**Supplied entries**.
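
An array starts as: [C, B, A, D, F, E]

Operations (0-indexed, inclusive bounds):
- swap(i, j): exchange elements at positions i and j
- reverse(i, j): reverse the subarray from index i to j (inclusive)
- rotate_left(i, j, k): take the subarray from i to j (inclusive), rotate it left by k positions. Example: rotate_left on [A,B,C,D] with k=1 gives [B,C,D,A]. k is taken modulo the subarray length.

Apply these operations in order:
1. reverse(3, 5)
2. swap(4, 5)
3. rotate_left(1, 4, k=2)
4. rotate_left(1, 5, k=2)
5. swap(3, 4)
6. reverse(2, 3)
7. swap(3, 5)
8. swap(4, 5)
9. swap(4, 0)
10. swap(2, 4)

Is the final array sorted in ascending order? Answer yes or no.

After 1 (reverse(3, 5)): [C, B, A, E, F, D]
After 2 (swap(4, 5)): [C, B, A, E, D, F]
After 3 (rotate_left(1, 4, k=2)): [C, E, D, B, A, F]
After 4 (rotate_left(1, 5, k=2)): [C, B, A, F, E, D]
After 5 (swap(3, 4)): [C, B, A, E, F, D]
After 6 (reverse(2, 3)): [C, B, E, A, F, D]
After 7 (swap(3, 5)): [C, B, E, D, F, A]
After 8 (swap(4, 5)): [C, B, E, D, A, F]
After 9 (swap(4, 0)): [A, B, E, D, C, F]
After 10 (swap(2, 4)): [A, B, C, D, E, F]

Answer: yes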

**What the task asks**.
Could you please give the number of lines in the data above that contain the word "subarray"? Only the number is needed.

**Written response**.
2